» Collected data
= = = =
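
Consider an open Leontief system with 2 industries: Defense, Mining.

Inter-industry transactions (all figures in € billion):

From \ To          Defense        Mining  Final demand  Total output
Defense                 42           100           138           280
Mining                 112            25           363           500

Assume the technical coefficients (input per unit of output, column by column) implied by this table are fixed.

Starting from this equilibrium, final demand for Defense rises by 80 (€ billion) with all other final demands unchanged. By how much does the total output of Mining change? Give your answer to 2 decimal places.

Technical coefficients a_ij = z_ij / X_j:
  a_11 = 42/280 = 0.15, a_21 = 112/280 = 0.40
  a_12 = 100/500 = 0.20, a_22 = 25/500 = 0.05
I − A =
  [   0.85    -0.20]
  [  -0.40     0.95]
det(I−A) = (0.85)(0.95) − (-0.20)(-0.40) = 0.7275
adj(I−A) = [[0.95, 0.20], [0.40, 0.85]]
(I − A)⁻¹ = adj(I−A) / det(I−A) ≈
  [   1.3058     0.2749]
  [   0.5498     1.1684]
Δx = (I − A)⁻¹ Δd with Δd having +80 in the Defense component and 0 elsewhere.
So Δx_2 = L_21 · (+80), where L_21 = adj(I−A)_21 / det(I−A) = 0.40 / 0.7275.
Δx_2 = 0.40 × (+80) / 0.7275 = 32.00 / 0.7275 ≈ 43.99.

Δx_2 = 43.99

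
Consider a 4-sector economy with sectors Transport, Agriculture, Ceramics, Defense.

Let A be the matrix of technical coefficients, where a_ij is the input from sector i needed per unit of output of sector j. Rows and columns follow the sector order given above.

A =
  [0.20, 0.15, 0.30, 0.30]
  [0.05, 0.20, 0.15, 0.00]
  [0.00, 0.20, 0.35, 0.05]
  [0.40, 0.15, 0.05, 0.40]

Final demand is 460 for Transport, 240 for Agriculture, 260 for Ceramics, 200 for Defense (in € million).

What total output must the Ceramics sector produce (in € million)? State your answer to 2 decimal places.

I − A =
  [   0.80    -0.15    -0.30    -0.30]
  [  -0.05     0.80    -0.15     0.00]
  [   0.00    -0.20     0.65    -0.05]
  [  -0.40    -0.15    -0.05     0.60]
Compute the cofactors C_ij = (−1)^(i+j)·(3×3 minor ij) of I−A; the adjugate is their transpose:
adj(I−A) = Cᵀ =
  [ 0.290875   0.128625   0.176250   0.160125]
  [ 0.022375   0.226000   0.063750   0.016500]
  [ 0.022375   0.081000   0.281250   0.034625]
  [ 0.201375   0.149000   0.156875   0.384125]
det(I−A) = Σ_j (I−A)_1j·C_1j = (0.80)(0.290875) + (-0.15)(0.022375) + (-0.30)(0.022375) + (-0.30)(0.201375) = 0.16221875
(I − A)⁻¹ = adj(I−A) / det(I−A) ≈
  [   1.7931     0.7929     1.0865     0.9871]
  [   0.1379     1.3932     0.3930     0.1017]
  [   0.1379     0.4993     1.7338     0.2134]
  [   1.2414     0.9185     0.9671     2.3679]
x = (I − A)⁻¹ d = adj(I−A)·d / det(I−A), with det(I−A) = 0.16221875:
  x_1 = (0.290875·460 + 0.128625·240 + 0.176250·260 + 0.160125·200) / 0.16221875 = 242.5225 / 0.16221875 ≈ 1495.03
  x_2 = (0.022375·460 + 0.226000·240 + 0.063750·260 + 0.016500·200) / 0.16221875 = 84.4075 / 0.16221875 ≈ 520.33
  x_3 = (0.022375·460 + 0.081000·240 + 0.281250·260 + 0.034625·200) / 0.16221875 = 109.7825 / 0.16221875 ≈ 676.76
  x_4 = (0.201375·460 + 0.149000·240 + 0.156875·260 + 0.384125·200) / 0.16221875 = 246.005 / 0.16221875 ≈ 1516.50

x_3 = 676.76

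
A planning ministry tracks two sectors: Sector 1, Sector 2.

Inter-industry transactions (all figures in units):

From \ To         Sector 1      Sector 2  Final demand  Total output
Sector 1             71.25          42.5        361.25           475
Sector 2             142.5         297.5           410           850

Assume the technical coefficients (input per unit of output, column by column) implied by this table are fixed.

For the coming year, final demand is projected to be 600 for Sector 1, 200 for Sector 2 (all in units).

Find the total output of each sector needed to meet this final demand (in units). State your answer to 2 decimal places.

Technical coefficients a_ij = z_ij / X_j:
  a_11 = 71.25/475 = 0.15, a_21 = 142.5/475 = 0.30
  a_12 = 42.5/850 = 0.05, a_22 = 297.5/850 = 0.35
I − A =
  [   0.85    -0.05]
  [  -0.30     0.65]
det(I−A) = (0.85)(0.65) − (-0.05)(-0.30) = 0.5375
adj(I−A) = [[0.65, 0.05], [0.30, 0.85]]
(I − A)⁻¹ = adj(I−A) / det(I−A) ≈
  [   1.2093     0.0930]
  [   0.5581     1.5814]
x = (I − A)⁻¹ d = adj(I−A)·d / det(I−A), with det(I−A) = 0.5375:
  x_1 = (0.65·600 + 0.05·200) / 0.5375 = 400.00 / 0.5375 ≈ 744.19
  x_2 = (0.30·600 + 0.85·200) / 0.5375 = 350.00 / 0.5375 ≈ 651.16

x_1 = 744.19, x_2 = 651.16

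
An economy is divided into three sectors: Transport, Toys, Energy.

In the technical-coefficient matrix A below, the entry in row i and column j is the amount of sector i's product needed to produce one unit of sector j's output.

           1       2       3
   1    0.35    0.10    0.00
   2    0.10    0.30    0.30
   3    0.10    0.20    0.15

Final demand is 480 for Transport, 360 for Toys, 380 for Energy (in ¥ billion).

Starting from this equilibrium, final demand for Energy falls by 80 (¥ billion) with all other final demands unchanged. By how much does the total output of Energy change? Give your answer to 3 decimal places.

I − A =
  [   0.65    -0.10     0.00]
  [  -0.10     0.70    -0.30]
  [  -0.10    -0.20     0.85]
Cofactors of I−A, C_ij = (−1)^(i+j)·(minor ij) (rows/columns in the sector order above):
  C_11 = (0.70)(0.85) − (-0.30)(-0.20) = 0.5350
  C_12 = −[(-0.10)(0.85) − (-0.30)(-0.10)] = 0.1150
  C_13 = (-0.10)(-0.20) − (0.70)(-0.10) = 0.0900
  C_21 = −[(-0.10)(0.85) − (0.00)(-0.20)] = 0.0850
  C_22 = (0.65)(0.85) − (0.00)(-0.10) = 0.5525
  C_23 = −[(0.65)(-0.20) − (-0.10)(-0.10)] = 0.1400
  C_31 = (-0.10)(-0.30) − (0.00)(0.70) = 0.0300
  C_32 = −[(0.65)(-0.30) − (0.00)(-0.10)] = 0.1950
  C_33 = (0.65)(0.70) − (-0.10)(-0.10) = 0.4450
det(I−A) = Σ_j (I−A)_1j·C_1j = (0.65)(0.5350) + (-0.10)(0.1150) + (0.00)(0.0900) = 0.33625
adj(I−A) = Cᵀ =
  [ 0.5350   0.0850   0.0300]
  [ 0.1150   0.5525   0.1950]
  [ 0.0900   0.1400   0.4450]
(I − A)⁻¹ = adj(I−A) / det(I−A) ≈
  [   1.5911     0.2528     0.0892]
  [   0.3420     1.6431     0.5799]
  [   0.2677     0.4164     1.3234]
Δx = (I − A)⁻¹ Δd with Δd having -80 in the Energy component and 0 elsewhere.
So Δx_3 = L_33 · (-80), where L_33 = adj(I−A)_33 / det(I−A) = 0.4450 / 0.33625.
Δx_3 = 0.4450 × (-80) / 0.33625 = -35.60 / 0.33625 ≈ -105.874.

Δx_3 = -105.874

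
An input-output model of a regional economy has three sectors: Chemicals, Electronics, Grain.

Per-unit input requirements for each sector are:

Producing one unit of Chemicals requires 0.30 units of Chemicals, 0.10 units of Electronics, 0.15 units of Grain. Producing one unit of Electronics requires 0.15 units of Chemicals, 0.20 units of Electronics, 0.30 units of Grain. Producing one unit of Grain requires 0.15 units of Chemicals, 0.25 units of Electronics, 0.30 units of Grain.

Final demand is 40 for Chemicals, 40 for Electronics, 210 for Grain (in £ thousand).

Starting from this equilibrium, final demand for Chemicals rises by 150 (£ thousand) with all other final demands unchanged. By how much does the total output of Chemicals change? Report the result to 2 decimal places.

Δx_C = 241.79

I − A =
  [   0.70    -0.15    -0.15]
  [  -0.10     0.80    -0.25]
  [  -0.15    -0.30     0.70]
Cofactors of I−A, C_ij = (−1)^(i+j)·(minor ij) (rows/columns in the sector order above):
  C_11 = (0.80)(0.70) − (-0.25)(-0.30) = 0.4850
  C_12 = −[(-0.10)(0.70) − (-0.25)(-0.15)] = 0.1075
  C_13 = (-0.10)(-0.30) − (0.80)(-0.15) = 0.1500
  C_21 = −[(-0.15)(0.70) − (-0.15)(-0.30)] = 0.1500
  C_22 = (0.70)(0.70) − (-0.15)(-0.15) = 0.4675
  C_23 = −[(0.70)(-0.30) − (-0.15)(-0.15)] = 0.2325
  C_31 = (-0.15)(-0.25) − (-0.15)(0.80) = 0.1575
  C_32 = −[(0.70)(-0.25) − (-0.15)(-0.10)] = 0.1900
  C_33 = (0.70)(0.80) − (-0.15)(-0.10) = 0.5450
det(I−A) = Σ_j (I−A)_1j·C_1j = (0.70)(0.4850) + (-0.15)(0.1075) + (-0.15)(0.1500) = 0.300875
adj(I−A) = Cᵀ =
  [ 0.4850   0.1500   0.1575]
  [ 0.1075   0.4675   0.1900]
  [ 0.1500   0.2325   0.5450]
(I − A)⁻¹ = adj(I−A) / det(I−A) ≈
  [   1.6120     0.4985     0.5235]
  [   0.3573     1.5538     0.6315]
  [   0.4985     0.7727     1.8114]
Δx = (I − A)⁻¹ Δd with Δd having +150 in the Chemicals component and 0 elsewhere.
So Δx_C = L_CC · (+150), where L_CC = adj(I−A)_CC / det(I−A) = 0.4850 / 0.300875.
Δx_C = 0.4850 × (+150) / 0.300875 = 72.75 / 0.300875 ≈ 241.79.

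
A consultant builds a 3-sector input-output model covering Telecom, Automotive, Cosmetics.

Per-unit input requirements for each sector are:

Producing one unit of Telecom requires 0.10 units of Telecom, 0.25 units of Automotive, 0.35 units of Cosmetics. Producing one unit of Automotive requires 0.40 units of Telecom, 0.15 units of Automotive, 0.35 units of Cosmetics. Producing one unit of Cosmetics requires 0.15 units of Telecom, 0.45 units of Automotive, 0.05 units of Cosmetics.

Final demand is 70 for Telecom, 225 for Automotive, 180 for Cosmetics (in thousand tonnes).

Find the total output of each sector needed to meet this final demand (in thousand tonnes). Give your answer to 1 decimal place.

I − A =
  [   0.90    -0.40    -0.15]
  [  -0.25     0.85    -0.45]
  [  -0.35    -0.35     0.95]
Cofactors of I−A, C_ij = (−1)^(i+j)·(minor ij) (rows/columns in the sector order above):
  C_11 = (0.85)(0.95) − (-0.45)(-0.35) = 0.6500
  C_12 = −[(-0.25)(0.95) − (-0.45)(-0.35)] = 0.3950
  C_13 = (-0.25)(-0.35) − (0.85)(-0.35) = 0.3850
  C_21 = −[(-0.40)(0.95) − (-0.15)(-0.35)] = 0.4325
  C_22 = (0.90)(0.95) − (-0.15)(-0.35) = 0.8025
  C_23 = −[(0.90)(-0.35) − (-0.40)(-0.35)] = 0.4550
  C_31 = (-0.40)(-0.45) − (-0.15)(0.85) = 0.3075
  C_32 = −[(0.90)(-0.45) − (-0.15)(-0.25)] = 0.4425
  C_33 = (0.90)(0.85) − (-0.40)(-0.25) = 0.6650
det(I−A) = Σ_j (I−A)_1j·C_1j = (0.90)(0.6500) + (-0.40)(0.3950) + (-0.15)(0.3850) = 0.36925
adj(I−A) = Cᵀ =
  [ 0.6500   0.4325   0.3075]
  [ 0.3950   0.8025   0.4425]
  [ 0.3850   0.4550   0.6650]
(I − A)⁻¹ = adj(I−A) / det(I−A) ≈
  [   1.7603     1.1713     0.8328]
  [   1.0697     2.1733     1.1984]
  [   1.0427     1.2322     1.8009]
x = (I − A)⁻¹ d = adj(I−A)·d / det(I−A), with det(I−A) = 0.36925:
  x_1 = (0.6500·70 + 0.4325·225 + 0.3075·180) / 0.36925 = 198.1625 / 0.36925 ≈ 536.7
  x_2 = (0.3950·70 + 0.8025·225 + 0.4425·180) / 0.36925 = 287.8625 / 0.36925 ≈ 779.6
  x_3 = (0.3850·70 + 0.4550·225 + 0.6650·180) / 0.36925 = 249.025 / 0.36925 ≈ 674.4

x_1 = 536.7, x_2 = 779.6, x_3 = 674.4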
= = = =
Copy the lines that hold the word "Telecom". Take them from the records above.

» Task solution
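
A consultant builds a 3-sector input-output model covering Telecom, Automotive, Cosmetics.
Producing one unit of Telecom requires 0.10 units of Telecom, 0.25 units of Automotive, 0.35 units of Cosmetics. Producing one unit of Automotive requires 0.40 units of Telecom, 0.15 units of Automotive, 0.35 units of Cosmetics. Producing one unit of Cosmetics requires 0.15 units of Telecom, 0.45 units of Automotive, 0.05 units of Cosmetics.
Final demand is 70 for Telecom, 225 for Automotive, 180 for Cosmetics (in thousand tonnes).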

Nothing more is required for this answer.